===== Dataset records

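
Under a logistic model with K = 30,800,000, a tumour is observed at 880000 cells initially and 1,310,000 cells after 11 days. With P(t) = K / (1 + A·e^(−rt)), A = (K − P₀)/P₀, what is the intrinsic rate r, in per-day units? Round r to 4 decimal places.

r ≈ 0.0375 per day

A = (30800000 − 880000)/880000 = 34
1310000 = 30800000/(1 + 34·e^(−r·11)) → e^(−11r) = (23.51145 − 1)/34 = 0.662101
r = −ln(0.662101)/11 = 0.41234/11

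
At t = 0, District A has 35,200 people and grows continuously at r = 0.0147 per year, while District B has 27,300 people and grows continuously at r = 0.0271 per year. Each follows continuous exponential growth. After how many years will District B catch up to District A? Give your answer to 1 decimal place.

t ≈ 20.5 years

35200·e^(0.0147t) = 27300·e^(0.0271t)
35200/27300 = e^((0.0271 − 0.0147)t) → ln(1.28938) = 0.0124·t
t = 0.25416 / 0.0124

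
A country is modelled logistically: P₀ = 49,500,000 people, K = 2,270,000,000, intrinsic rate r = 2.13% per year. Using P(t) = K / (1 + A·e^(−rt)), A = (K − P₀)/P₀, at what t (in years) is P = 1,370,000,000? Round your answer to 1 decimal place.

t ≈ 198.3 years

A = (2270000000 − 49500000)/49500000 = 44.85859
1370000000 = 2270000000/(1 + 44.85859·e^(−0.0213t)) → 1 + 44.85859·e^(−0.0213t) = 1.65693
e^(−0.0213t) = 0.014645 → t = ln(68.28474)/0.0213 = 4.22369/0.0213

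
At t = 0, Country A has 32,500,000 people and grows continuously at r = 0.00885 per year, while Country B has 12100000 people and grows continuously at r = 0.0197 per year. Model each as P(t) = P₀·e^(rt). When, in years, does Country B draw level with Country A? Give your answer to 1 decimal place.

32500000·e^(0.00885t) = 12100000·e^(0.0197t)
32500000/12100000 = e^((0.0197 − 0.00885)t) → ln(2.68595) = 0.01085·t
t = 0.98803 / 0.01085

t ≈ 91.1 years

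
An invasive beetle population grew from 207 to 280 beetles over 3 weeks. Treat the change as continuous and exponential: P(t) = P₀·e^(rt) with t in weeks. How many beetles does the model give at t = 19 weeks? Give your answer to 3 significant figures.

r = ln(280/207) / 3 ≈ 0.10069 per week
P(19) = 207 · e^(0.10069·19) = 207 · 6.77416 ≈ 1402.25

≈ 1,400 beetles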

==========

## Directions
Print each line, exactly as written, from the one that contains "An invasive beetle" to the end of the data above, with both end lines included and nothing else.

## Answer to the problem
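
An invasive beetle population grew from 207 to 280 beetles over 3 weeks. Treat the change as continuous and exponential: P(t) = P₀·e^(rt) with t in weeks. How many beetles does the model give at t = 19 weeks? Give your answer to 3 significant figures.

r = ln(280/207) / 3 ≈ 0.10069 per week
P(19) = 207 · e^(0.10069·19) = 207 · 6.77416 ≈ 1402.25

≈ 1,400 beetles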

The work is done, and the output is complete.